YOUR GOAL
Copy each entry below without any change.

SUPPLIED INFORMATION
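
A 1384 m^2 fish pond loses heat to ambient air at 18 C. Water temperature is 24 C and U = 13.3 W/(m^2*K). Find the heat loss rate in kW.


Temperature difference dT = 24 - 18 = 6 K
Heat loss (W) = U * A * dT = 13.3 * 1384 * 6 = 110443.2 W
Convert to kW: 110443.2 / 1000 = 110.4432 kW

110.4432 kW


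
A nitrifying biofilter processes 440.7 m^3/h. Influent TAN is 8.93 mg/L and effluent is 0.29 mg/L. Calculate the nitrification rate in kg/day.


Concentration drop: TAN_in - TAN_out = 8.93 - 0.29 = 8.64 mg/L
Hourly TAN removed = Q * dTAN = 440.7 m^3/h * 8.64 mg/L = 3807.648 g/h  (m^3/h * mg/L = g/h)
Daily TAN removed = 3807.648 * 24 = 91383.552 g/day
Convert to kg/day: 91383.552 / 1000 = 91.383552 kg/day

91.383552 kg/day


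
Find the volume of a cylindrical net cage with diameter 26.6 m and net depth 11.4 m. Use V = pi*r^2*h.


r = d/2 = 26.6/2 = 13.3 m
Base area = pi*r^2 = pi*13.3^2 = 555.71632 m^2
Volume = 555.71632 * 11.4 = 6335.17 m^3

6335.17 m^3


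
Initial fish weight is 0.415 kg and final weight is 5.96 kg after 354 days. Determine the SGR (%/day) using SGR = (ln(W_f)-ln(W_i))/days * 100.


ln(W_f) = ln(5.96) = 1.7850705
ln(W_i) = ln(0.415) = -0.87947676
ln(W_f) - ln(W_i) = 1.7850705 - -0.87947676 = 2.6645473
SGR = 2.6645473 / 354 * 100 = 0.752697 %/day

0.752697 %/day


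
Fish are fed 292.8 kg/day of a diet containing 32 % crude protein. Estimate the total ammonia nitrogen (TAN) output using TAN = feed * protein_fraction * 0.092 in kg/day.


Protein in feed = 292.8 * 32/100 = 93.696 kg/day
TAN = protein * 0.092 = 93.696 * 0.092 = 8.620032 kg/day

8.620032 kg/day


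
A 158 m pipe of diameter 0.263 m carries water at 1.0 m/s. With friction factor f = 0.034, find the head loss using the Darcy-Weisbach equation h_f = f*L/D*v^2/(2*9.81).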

RESULT FOR THIS TASK
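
A 1384 m^2 fish pond loses heat to ambient air at 18 C. Water temperature is 24 C and U = 13.3 W/(m^2*K). Find the heat loss rate in kW.


Temperature difference dT = 24 - 18 = 6 K
Heat loss (W) = U * A * dT = 13.3 * 1384 * 6 = 110443.2 W
Convert to kW: 110443.2 / 1000 = 110.4432 kW

110.4432 kW


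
A nitrifying biofilter processes 440.7 m^3/h. Influent TAN is 8.93 mg/L and effluent is 0.29 mg/L. Calculate the nitrification rate in kg/day.


Concentration drop: TAN_in - TAN_out = 8.93 - 0.29 = 8.64 mg/L
Hourly TAN removed = Q * dTAN = 440.7 m^3/h * 8.64 mg/L = 3807.648 g/h  (m^3/h * mg/L = g/h)
Daily TAN removed = 3807.648 * 24 = 91383.552 g/day
Convert to kg/day: 91383.552 / 1000 = 91.383552 kg/day

91.383552 kg/day


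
Find the volume of a cylindrical net cage with diameter 26.6 m and net depth 11.4 m. Use V = pi*r^2*h.


r = d/2 = 26.6/2 = 13.3 m
Base area = pi*r^2 = pi*13.3^2 = 555.71632 m^2
Volume = 555.71632 * 11.4 = 6335.17 m^3

6335.17 m^3


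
Initial fish weight is 0.415 kg and final weight is 5.96 kg after 354 days. Determine the SGR (%/day) using SGR = (ln(W_f)-ln(W_i))/days * 100.


ln(W_f) = ln(5.96) = 1.7850705
ln(W_i) = ln(0.415) = -0.87947676
ln(W_f) - ln(W_i) = 1.7850705 - -0.87947676 = 2.6645473
SGR = 2.6645473 / 354 * 100 = 0.752697 %/day

0.752697 %/day


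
Fish are fed 292.8 kg/day of a diet containing 32 % crude protein. Estimate the total ammonia nitrogen (TAN) output using TAN = feed * protein_fraction * 0.092 in kg/day.


Protein in feed = 292.8 * 32/100 = 93.696 kg/day
TAN = protein * 0.092 = 93.696 * 0.092 = 8.620032 kg/day

8.620032 kg/day


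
A 158 m pipe of diameter 0.263 m carries water at 1.0 m/s. With friction factor f = 0.034, find the head loss using the Darcy-Weisbach equation h_f = f*L/D*v^2/(2*9.81).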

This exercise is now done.